__Work instructions__
For each line below that contains the string "giving", copy that line.

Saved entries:
★ ★ ★ ★
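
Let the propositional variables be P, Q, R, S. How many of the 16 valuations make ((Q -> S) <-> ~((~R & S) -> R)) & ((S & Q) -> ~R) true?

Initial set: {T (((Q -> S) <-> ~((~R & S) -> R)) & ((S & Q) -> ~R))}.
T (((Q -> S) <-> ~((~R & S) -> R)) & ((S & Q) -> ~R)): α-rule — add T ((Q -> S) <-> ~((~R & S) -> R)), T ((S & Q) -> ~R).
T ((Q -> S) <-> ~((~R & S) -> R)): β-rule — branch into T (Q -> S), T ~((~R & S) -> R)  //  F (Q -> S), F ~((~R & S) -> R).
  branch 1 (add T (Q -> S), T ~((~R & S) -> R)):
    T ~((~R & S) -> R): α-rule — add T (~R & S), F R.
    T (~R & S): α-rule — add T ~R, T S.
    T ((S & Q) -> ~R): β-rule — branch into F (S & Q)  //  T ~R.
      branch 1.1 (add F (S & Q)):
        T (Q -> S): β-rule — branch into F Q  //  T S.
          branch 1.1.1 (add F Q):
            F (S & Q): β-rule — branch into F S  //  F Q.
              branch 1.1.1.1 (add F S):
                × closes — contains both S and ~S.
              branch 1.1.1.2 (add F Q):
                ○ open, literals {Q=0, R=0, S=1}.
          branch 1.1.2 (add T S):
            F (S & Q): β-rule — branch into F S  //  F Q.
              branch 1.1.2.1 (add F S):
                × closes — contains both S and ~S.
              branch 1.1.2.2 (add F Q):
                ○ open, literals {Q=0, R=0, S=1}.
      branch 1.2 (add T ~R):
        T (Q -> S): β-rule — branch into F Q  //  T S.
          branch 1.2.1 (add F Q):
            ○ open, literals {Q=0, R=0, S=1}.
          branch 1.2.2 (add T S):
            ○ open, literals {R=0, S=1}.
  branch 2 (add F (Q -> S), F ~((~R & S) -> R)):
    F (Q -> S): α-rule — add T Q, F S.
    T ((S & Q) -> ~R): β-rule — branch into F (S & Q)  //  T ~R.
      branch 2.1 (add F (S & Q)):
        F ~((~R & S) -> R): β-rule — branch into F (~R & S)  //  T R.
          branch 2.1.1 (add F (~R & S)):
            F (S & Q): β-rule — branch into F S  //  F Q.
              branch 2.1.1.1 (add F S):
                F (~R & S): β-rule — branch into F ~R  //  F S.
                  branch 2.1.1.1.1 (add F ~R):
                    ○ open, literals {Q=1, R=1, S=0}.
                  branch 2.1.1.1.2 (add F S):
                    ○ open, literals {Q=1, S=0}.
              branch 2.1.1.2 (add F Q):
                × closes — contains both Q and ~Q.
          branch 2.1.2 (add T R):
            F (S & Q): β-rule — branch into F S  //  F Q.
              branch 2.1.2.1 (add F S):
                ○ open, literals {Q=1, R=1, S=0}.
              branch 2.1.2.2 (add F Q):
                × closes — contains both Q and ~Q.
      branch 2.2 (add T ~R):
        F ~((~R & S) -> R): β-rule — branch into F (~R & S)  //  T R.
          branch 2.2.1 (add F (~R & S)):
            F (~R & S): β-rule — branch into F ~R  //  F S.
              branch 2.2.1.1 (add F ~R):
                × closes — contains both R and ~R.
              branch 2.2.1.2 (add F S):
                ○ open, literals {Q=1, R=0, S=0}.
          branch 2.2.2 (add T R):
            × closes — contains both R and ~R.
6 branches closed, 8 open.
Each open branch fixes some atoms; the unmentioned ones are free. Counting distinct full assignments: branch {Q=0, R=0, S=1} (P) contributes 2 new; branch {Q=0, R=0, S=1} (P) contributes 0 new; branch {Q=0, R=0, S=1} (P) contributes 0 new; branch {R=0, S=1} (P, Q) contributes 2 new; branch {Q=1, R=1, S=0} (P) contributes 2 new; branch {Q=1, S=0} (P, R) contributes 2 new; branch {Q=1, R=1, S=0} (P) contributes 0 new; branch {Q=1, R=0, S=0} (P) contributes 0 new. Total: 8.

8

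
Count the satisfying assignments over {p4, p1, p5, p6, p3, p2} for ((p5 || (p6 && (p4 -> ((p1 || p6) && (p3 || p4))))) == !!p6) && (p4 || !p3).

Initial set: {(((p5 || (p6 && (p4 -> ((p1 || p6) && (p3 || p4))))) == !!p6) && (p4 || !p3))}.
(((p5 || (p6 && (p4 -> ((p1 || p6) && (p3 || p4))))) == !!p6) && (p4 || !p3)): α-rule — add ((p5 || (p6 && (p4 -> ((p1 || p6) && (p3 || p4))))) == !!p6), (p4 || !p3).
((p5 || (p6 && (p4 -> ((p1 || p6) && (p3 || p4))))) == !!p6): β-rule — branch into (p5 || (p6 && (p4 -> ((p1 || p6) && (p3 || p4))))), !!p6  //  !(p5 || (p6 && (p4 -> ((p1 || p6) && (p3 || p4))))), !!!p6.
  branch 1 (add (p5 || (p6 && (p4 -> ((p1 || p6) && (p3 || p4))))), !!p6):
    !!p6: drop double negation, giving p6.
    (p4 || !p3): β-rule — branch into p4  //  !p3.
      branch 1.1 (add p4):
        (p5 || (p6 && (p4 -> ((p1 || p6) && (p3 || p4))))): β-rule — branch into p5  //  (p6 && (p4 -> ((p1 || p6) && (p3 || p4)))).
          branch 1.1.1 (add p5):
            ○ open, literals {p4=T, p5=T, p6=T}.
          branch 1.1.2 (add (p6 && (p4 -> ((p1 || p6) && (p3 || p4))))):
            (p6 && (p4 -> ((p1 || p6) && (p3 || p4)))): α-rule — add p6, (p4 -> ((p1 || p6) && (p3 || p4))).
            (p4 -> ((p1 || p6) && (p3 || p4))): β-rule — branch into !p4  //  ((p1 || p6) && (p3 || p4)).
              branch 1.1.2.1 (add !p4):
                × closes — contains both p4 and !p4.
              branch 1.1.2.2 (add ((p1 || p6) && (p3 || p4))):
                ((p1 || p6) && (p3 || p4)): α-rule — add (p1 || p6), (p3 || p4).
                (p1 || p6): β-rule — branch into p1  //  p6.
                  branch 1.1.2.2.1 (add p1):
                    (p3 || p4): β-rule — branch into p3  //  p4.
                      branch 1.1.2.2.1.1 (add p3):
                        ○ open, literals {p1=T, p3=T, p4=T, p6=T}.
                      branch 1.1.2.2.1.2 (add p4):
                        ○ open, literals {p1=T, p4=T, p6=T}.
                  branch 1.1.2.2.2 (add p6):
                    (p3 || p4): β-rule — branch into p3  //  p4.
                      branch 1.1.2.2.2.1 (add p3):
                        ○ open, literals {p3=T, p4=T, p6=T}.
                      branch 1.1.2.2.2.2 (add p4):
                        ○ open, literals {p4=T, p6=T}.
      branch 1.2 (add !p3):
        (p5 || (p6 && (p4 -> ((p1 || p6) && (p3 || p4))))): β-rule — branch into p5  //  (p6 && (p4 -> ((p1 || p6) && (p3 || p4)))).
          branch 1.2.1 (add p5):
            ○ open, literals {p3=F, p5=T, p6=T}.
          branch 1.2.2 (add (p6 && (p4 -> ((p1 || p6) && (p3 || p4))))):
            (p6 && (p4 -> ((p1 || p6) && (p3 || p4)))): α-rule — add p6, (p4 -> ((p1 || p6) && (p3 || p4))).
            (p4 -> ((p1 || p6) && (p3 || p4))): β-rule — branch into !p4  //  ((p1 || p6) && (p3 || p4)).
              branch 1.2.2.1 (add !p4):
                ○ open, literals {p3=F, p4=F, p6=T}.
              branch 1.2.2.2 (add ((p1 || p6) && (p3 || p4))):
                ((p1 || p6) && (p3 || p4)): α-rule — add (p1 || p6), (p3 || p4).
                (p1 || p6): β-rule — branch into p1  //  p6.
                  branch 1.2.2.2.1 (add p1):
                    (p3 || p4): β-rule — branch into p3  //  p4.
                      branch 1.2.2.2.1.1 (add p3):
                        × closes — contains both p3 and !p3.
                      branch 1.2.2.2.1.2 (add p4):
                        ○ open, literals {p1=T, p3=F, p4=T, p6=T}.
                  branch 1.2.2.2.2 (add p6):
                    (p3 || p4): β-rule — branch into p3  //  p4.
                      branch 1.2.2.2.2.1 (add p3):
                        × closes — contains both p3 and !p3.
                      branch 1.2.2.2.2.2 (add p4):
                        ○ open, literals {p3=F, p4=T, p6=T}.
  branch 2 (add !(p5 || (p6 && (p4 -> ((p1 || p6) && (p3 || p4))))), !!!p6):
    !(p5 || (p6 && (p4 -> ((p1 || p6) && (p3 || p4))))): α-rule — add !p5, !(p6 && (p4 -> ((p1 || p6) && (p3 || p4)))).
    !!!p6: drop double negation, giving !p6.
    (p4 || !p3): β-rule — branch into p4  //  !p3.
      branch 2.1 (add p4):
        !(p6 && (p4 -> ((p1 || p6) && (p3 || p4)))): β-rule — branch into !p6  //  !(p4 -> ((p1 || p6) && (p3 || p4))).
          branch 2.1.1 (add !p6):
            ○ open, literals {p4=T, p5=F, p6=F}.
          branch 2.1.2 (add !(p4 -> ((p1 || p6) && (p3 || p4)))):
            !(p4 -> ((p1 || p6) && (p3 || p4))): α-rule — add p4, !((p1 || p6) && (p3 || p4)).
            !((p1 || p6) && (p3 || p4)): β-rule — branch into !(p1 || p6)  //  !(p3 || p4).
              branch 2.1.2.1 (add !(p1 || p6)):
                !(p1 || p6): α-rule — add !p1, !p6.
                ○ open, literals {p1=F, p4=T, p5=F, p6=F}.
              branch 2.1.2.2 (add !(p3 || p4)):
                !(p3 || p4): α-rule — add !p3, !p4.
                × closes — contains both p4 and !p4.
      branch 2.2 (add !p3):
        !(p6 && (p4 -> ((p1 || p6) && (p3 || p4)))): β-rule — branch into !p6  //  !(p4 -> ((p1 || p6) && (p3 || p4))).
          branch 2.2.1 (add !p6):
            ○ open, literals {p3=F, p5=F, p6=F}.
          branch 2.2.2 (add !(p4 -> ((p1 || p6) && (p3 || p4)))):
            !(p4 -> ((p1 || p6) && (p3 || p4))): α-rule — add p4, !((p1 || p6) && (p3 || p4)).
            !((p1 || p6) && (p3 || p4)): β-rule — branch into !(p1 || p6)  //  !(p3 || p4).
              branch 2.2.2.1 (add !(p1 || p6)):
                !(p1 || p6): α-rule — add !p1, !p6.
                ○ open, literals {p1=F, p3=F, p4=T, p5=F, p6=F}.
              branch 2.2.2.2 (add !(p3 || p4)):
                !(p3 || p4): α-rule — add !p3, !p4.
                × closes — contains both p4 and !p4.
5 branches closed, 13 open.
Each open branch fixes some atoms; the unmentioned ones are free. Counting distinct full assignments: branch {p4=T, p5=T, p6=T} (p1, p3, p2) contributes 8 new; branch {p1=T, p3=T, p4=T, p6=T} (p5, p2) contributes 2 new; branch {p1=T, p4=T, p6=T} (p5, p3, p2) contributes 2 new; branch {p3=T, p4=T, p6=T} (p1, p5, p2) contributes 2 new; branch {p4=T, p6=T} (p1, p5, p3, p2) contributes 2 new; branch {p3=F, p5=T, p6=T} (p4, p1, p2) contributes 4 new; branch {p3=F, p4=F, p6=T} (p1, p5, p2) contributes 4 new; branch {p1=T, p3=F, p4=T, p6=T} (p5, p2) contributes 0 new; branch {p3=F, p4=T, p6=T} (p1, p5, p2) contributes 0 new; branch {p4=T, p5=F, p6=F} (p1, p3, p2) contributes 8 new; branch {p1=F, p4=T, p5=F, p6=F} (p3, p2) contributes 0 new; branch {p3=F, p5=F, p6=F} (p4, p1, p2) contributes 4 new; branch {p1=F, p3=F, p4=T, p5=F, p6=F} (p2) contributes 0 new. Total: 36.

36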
★ ★ ★ ★
__Written solution__
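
    !!p6: drop double negation, giving p6.
    !!!p6: drop double negation, giving !p6.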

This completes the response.